(Goal of the exercise):
Every line from the start of the records below to the line containing "(3 5 11 8) *" should be retyped exactly, that line included, and no others.

──────────

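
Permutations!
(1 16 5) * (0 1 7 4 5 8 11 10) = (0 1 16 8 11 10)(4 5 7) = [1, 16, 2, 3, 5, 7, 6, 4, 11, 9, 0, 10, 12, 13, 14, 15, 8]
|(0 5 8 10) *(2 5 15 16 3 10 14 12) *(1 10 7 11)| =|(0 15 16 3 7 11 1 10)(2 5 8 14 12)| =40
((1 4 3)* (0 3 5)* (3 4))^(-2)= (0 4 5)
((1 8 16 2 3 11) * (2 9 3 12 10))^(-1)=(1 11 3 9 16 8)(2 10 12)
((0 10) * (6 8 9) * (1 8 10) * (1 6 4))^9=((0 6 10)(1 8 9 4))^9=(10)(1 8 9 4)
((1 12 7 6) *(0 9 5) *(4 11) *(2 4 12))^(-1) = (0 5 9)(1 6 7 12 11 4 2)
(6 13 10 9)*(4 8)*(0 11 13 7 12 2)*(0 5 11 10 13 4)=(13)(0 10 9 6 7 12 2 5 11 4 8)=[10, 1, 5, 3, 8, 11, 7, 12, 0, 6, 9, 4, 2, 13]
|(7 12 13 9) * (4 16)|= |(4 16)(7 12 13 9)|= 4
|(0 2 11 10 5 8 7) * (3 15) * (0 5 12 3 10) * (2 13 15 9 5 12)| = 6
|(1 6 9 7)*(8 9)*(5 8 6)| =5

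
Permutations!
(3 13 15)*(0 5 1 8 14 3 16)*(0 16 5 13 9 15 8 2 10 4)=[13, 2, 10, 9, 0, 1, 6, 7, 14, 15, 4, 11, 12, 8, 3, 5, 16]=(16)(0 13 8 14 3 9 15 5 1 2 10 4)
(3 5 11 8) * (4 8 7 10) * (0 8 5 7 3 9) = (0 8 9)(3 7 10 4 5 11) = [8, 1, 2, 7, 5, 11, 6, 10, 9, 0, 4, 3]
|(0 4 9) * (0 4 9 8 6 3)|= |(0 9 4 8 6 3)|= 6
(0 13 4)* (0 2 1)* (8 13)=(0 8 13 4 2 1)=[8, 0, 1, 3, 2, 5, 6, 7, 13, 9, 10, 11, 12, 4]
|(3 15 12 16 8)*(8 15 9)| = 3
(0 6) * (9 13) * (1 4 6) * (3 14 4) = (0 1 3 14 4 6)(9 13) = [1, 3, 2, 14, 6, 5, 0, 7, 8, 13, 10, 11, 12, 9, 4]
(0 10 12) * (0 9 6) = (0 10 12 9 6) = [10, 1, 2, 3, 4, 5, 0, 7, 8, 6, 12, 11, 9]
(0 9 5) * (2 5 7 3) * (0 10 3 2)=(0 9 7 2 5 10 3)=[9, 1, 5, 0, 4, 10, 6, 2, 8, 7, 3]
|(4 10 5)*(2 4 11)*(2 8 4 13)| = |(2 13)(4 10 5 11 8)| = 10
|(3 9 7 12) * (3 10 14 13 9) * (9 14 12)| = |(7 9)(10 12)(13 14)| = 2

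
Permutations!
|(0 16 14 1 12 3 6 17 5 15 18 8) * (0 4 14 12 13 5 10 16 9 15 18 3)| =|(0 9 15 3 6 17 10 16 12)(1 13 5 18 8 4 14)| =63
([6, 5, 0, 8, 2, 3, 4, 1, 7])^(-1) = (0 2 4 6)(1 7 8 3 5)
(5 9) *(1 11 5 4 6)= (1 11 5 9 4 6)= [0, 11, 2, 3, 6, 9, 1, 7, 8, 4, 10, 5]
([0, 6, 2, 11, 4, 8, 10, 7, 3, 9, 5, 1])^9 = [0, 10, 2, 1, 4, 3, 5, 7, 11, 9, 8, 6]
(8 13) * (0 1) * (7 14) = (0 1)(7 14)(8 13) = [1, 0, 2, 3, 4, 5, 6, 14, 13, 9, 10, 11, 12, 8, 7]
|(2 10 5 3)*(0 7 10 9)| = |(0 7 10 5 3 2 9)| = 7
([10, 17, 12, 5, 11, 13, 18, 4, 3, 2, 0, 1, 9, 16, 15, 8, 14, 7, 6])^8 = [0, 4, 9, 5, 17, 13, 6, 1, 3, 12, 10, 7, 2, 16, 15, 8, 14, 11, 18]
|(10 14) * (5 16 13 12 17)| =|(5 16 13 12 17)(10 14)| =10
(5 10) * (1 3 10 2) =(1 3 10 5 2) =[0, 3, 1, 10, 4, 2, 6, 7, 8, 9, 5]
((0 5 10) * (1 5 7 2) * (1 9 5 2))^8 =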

──────────

(Result):
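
Permutations!
(1 16 5) * (0 1 7 4 5 8 11 10) = (0 1 16 8 11 10)(4 5 7) = [1, 16, 2, 3, 5, 7, 6, 4, 11, 9, 0, 10, 12, 13, 14, 15, 8]
|(0 5 8 10) *(2 5 15 16 3 10 14 12) *(1 10 7 11)| =|(0 15 16 3 7 11 1 10)(2 5 8 14 12)| =40
((1 4 3)* (0 3 5)* (3 4))^(-2)= (0 4 5)
((1 8 16 2 3 11) * (2 9 3 12 10))^(-1)=(1 11 3 9 16 8)(2 10 12)
((0 10) * (6 8 9) * (1 8 10) * (1 6 4))^9=((0 6 10)(1 8 9 4))^9=(10)(1 8 9 4)
((1 12 7 6) *(0 9 5) *(4 11) *(2 4 12))^(-1) = (0 5 9)(1 6 7 12 11 4 2)
(6 13 10 9)*(4 8)*(0 11 13 7 12 2)*(0 5 11 10 13 4)=(13)(0 10 9 6 7 12 2 5 11 4 8)=[10, 1, 5, 3, 8, 11, 7, 12, 0, 6, 9, 4, 2, 13]
|(7 12 13 9) * (4 16)|= |(4 16)(7 12 13 9)|= 4
|(0 2 11 10 5 8 7) * (3 15) * (0 5 12 3 10) * (2 13 15 9 5 12)| = 6
|(1 6 9 7)*(8 9)*(5 8 6)| =5

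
Permutations!
(3 13 15)*(0 5 1 8 14 3 16)*(0 16 5 13 9 15 8 2 10 4)=[13, 2, 10, 9, 0, 1, 6, 7, 14, 15, 4, 11, 12, 8, 3, 5, 16]=(16)(0 13 8 14 3 9 15 5 1 2 10 4)
(3 5 11 8) * (4 8 7 10) * (0 8 5 7 3 9) = (0 8 9)(3 7 10 4 5 11) = [8, 1, 2, 7, 5, 11, 6, 10, 9, 0, 4, 3]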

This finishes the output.